══ TASK INPUT ══

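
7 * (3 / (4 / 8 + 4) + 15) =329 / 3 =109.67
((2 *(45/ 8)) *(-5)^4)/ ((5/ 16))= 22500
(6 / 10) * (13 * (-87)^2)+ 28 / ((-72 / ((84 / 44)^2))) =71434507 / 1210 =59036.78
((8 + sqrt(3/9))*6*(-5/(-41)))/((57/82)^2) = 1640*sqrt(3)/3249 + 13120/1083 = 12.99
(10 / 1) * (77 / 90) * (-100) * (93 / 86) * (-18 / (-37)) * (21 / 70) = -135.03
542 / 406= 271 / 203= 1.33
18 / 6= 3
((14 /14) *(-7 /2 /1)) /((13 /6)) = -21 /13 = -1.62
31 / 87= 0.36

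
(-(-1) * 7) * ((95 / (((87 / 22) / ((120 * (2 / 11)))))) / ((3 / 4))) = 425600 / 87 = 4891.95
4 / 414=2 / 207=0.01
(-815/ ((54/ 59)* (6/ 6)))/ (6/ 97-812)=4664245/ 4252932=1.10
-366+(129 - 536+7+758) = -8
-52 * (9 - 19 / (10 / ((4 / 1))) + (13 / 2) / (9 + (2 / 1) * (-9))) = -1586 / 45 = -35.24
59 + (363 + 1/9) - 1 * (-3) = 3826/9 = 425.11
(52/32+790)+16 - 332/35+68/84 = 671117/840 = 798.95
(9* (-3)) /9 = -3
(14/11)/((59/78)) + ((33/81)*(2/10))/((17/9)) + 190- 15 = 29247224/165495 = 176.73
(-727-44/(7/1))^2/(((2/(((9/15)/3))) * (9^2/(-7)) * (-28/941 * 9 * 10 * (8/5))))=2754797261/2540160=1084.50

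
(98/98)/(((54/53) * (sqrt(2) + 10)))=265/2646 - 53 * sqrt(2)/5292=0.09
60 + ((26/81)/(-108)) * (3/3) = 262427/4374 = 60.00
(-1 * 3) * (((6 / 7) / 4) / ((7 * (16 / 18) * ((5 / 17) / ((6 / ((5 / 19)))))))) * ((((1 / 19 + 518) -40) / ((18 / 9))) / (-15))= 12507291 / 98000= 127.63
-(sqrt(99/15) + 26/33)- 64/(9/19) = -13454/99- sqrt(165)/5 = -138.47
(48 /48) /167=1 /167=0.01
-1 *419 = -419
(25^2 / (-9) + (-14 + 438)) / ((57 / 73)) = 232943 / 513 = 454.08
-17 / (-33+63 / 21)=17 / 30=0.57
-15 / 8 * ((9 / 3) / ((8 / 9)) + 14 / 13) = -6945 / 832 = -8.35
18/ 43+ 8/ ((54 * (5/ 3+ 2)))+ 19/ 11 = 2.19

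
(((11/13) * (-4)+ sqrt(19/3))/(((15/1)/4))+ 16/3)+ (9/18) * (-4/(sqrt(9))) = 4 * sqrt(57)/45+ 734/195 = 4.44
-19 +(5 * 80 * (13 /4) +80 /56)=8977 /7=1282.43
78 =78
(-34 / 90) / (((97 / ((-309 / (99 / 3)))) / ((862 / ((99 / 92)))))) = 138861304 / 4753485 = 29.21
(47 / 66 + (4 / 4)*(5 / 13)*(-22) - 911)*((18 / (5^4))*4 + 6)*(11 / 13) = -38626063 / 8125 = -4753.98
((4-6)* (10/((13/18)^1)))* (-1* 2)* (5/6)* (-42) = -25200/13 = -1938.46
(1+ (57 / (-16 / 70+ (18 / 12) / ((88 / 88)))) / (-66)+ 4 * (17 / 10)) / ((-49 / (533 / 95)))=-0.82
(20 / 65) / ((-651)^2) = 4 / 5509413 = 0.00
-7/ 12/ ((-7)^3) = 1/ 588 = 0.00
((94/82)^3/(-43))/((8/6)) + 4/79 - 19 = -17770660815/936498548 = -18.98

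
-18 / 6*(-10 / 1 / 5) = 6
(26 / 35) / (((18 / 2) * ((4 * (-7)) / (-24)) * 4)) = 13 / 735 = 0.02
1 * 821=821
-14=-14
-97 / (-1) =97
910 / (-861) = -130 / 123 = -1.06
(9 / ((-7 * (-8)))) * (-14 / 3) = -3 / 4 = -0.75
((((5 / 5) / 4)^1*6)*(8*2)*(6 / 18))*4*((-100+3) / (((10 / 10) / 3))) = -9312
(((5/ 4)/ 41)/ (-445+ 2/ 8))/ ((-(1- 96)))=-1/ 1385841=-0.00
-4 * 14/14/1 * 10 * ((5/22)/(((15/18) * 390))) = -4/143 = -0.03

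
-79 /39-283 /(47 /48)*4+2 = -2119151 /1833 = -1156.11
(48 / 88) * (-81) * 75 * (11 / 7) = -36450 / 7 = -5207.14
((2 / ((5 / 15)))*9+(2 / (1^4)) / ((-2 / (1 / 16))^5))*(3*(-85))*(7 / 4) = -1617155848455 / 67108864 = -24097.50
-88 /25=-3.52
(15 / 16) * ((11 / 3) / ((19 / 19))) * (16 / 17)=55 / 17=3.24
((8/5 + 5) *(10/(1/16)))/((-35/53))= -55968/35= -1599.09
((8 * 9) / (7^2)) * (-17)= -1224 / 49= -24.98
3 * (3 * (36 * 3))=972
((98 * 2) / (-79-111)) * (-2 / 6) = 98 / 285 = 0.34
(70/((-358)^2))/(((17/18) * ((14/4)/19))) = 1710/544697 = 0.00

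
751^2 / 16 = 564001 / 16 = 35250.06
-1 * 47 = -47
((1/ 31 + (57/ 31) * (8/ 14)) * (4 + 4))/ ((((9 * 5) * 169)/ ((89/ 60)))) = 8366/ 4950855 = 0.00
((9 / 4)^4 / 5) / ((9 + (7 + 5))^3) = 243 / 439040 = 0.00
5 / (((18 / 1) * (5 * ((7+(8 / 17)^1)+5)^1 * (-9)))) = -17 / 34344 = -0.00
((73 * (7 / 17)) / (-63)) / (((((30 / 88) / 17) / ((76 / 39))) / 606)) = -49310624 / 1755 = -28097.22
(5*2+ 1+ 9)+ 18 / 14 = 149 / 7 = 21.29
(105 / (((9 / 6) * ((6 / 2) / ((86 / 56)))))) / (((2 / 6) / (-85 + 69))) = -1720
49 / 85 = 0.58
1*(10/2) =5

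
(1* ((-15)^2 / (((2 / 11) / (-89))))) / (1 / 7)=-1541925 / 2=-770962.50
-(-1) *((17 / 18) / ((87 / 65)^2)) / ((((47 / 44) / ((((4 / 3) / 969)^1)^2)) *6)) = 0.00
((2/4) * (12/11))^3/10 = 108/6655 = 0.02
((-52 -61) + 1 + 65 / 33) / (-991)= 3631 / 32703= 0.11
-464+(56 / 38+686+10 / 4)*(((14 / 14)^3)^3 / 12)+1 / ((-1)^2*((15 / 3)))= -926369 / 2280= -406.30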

═══

▸ **WHAT IS NEEDED**
Filter the records, keeping only lines that contain "sqrt", and show those lines.

▸ **SOLUTION FOR THIS TASK**
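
((8 + sqrt(3/9))*6*(-5/(-41)))/((57/82)^2) = 1640*sqrt(3)/3249 + 13120/1083 = 12.99
(98/98)/(((54/53) * (sqrt(2) + 10)))=265/2646 - 53 * sqrt(2)/5292=0.09
-(sqrt(99/15) + 26/33)- 64/(9/19) = -13454/99- sqrt(165)/5 = -138.47
(((11/13) * (-4)+ sqrt(19/3))/(((15/1)/4))+ 16/3)+ (9/18) * (-4/(sqrt(9))) = 4 * sqrt(57)/45+ 734/195 = 4.44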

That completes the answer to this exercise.